§ PROBLEM STATEMENT: Scan the data below and pick out the lines containing the word "regular".

§ DATASET:

——

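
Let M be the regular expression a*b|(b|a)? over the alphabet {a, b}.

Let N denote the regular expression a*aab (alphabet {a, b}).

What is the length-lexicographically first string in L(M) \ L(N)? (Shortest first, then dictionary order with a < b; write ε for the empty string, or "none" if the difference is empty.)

ε

The empty string ε is accepted by M but not by N.
Since ε is the unique shortest string, it is the required witness.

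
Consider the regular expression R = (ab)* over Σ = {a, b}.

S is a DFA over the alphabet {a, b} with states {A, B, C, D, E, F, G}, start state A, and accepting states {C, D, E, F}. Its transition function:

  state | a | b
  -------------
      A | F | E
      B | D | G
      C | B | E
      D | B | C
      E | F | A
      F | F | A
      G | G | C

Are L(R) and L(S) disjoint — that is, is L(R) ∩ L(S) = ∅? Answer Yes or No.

Converting the expression R to a DFA (subset construction, then merging equivalent states) gives the minimal DFA with states {r0, r1, r2}, start state r0, accepting states {r0} and transitions r0: a→r1, b→r2; r1: a→r2, b→r0; r2: a→r2, b→r2.
Exploring the product automaton R × S from the start pair (r0, A), following both machines on each input symbol, reaches 5 state pairs: (r0, A), (r1, F), (r2, E), (r2, F), (r2, A).
R accepts in {r0} and S accepts in {C, D, E, F}; no reachable pair has both components accepting, so no string drives both machines to acceptance simultaneously and L(R) ∩ L(S) = ∅.
So no string is accepted by both, and the intersection is empty.

Yes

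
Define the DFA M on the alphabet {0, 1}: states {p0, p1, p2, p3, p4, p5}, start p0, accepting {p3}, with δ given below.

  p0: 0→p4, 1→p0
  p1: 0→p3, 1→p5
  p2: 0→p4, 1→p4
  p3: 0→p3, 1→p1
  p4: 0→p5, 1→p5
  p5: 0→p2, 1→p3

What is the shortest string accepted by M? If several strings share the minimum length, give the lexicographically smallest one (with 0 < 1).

A breadth-first search from p0 reaches an accepting state first via the path p0 → p4 → p5 → p3 on input 001.
No string of length < 3 is accepted (BFS exhausts all shorter strings without reaching an accepting state), and 001 is the lexicographically least accepting string of length 3.

001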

——

§ TASK SOLUTION:
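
Let M be the regular expression a*b|(b|a)? over the alphabet {a, b}.
Let N denote the regular expression a*aab (alphabet {a, b}).
Consider the regular expression R = (ab)* over Σ = {a, b}.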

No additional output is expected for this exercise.